## EXERCISE GOAL:
In the entries below, find each line where the word "damages" appears and give only the total count of such lines.

## AVAILABLE DATA:
====
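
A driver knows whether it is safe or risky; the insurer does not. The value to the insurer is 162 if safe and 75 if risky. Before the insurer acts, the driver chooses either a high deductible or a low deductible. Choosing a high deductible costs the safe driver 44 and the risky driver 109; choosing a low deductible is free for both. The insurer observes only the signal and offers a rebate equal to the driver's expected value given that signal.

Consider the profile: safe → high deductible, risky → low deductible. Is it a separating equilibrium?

Yes

If types separate, high deductible earns payment 162 and low deductible earns 75.
Safe: high deductible gives 162 − 44 = 118; low deductible gives 75 − 0 = 75. No deviation. ✓
Risky: low deductible gives 75 − 0 = 75; high deductible gives 162 − 109 = 53. No deviation. ✓
Neither type gains from mimicking the other.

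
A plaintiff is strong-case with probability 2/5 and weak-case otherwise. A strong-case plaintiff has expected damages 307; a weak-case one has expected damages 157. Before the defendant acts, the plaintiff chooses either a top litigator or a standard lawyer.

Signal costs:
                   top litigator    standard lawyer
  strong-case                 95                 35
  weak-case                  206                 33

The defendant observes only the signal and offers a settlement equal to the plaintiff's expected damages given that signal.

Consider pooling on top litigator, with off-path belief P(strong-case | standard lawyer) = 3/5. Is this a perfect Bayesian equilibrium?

At the pooled signal (top litigator) the defendant holds the prior 2/5 and pays 2/5·307 + 3/5·157 = 217. Off-path (standard lawyer) belief 3/5 gives 3/5·307 + 2/5·157 = 247.
Strong-case: top litigator gives 217 − 95 = 122; standard lawyer gives 247 − 35 = 212. Deviates. ✗
Weak-case: top litigator gives 217 − 206 = 11; standard lawyer gives 247 − 33 = 214. Deviates. ✗

No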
====
## YOUR SOLUTION:
2